Exercise goal
Find all the lines in the material below with the word "symbol", and copy them.

━━ Supplied material ━━

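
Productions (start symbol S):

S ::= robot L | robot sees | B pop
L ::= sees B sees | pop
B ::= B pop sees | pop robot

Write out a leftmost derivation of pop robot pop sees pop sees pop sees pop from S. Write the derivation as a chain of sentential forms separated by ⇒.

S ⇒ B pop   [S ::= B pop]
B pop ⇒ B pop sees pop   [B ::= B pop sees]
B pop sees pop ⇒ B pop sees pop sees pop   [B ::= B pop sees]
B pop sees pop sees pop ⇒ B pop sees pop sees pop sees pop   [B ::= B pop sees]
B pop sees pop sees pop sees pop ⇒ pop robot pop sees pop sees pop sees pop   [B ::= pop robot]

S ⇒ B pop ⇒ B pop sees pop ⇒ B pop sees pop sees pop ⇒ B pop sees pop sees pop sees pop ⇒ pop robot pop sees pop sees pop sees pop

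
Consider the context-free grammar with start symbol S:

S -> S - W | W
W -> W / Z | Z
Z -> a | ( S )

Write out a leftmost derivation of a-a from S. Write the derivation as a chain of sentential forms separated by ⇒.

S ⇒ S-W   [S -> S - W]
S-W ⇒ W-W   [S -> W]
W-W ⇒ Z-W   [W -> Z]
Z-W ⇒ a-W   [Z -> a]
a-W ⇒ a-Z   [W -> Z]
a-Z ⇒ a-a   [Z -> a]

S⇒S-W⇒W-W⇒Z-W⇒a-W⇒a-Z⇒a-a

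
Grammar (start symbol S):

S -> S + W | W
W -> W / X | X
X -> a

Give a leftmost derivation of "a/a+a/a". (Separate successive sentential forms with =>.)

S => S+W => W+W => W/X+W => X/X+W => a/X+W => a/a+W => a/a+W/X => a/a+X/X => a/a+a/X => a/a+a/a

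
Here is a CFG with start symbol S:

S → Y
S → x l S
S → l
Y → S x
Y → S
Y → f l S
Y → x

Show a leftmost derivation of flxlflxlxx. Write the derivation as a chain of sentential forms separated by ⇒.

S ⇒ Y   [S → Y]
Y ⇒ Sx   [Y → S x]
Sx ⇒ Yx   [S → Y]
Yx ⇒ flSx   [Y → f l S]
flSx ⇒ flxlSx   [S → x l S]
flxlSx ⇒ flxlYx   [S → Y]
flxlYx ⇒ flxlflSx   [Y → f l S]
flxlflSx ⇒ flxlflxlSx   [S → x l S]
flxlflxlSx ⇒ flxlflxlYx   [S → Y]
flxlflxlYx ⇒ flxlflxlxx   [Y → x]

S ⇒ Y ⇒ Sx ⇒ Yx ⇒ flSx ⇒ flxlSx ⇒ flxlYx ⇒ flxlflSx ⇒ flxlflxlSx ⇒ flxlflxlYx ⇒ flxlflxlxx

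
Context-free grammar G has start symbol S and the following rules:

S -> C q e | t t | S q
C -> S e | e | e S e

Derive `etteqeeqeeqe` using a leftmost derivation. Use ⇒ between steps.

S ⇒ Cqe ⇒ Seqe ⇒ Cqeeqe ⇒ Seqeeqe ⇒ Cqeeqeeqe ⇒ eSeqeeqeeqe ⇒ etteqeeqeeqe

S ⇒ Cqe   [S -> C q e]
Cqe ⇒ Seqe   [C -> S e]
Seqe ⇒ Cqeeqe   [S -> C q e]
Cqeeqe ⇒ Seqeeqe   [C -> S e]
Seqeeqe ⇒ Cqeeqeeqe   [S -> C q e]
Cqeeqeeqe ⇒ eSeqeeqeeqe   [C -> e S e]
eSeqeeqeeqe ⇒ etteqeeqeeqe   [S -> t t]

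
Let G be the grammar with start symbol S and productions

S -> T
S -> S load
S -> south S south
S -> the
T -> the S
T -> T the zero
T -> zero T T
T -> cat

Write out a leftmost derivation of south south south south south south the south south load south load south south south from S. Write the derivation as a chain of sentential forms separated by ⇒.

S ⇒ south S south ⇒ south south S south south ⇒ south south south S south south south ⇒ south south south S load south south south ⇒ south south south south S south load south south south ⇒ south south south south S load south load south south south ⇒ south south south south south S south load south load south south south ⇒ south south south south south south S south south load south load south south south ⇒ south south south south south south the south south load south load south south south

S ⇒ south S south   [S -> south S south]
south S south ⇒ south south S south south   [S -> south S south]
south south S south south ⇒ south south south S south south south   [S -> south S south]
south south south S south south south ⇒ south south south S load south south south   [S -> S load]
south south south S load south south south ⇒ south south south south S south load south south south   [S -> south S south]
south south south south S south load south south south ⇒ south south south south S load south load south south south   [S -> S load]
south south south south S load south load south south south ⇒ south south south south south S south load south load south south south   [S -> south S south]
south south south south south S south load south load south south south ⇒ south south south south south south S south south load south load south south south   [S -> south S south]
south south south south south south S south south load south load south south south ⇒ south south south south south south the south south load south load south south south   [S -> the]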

━━━

Answer to this task
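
Productions (start symbol S):
Consider the context-free grammar with start symbol S:
Grammar (start symbol S):
Here is a CFG with start symbol S:
Context-free grammar G has start symbol S and the following rules:
Let G be the grammar with start symbol S and productions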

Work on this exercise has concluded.